Work item - When the line with "a decimal integer." is found, repeat it and all lines that follow it exactly, stopping at the end of the listing.

════════════════

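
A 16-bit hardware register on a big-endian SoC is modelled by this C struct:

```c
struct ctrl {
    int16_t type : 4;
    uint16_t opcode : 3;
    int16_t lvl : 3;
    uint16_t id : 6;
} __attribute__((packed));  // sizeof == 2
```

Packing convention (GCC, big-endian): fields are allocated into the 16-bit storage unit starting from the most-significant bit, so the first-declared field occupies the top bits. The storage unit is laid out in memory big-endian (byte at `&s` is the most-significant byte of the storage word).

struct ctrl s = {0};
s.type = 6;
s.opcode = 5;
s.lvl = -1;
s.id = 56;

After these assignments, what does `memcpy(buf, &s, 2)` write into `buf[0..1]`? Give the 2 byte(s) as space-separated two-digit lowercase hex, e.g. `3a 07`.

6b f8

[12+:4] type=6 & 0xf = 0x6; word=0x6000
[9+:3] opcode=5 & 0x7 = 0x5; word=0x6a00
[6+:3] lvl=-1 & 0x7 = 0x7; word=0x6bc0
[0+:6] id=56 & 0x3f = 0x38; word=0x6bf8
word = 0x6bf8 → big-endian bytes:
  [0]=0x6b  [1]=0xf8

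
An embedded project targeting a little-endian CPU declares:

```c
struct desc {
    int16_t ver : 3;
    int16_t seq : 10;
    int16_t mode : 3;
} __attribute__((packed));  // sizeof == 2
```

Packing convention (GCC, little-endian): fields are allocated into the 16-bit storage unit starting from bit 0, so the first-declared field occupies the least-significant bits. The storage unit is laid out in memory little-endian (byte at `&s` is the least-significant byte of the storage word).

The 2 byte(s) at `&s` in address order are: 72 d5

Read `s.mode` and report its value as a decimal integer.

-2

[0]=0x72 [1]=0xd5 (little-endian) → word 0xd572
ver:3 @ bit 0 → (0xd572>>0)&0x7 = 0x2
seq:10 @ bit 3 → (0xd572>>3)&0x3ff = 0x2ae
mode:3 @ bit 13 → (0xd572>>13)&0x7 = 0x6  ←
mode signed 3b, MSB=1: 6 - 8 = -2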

════════════════

Result below -
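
Read `s.mode` and report its value as a decimal integer.

-2

[0]=0x72 [1]=0xd5 (little-endian) → word 0xd572
ver:3 @ bit 0 → (0xd572>>0)&0x7 = 0x2
seq:10 @ bit 3 → (0xd572>>3)&0x3ff = 0x2ae
mode:3 @ bit 13 → (0xd572>>13)&0x7 = 0x6  ←
mode signed 3b, MSB=1: 6 - 8 = -2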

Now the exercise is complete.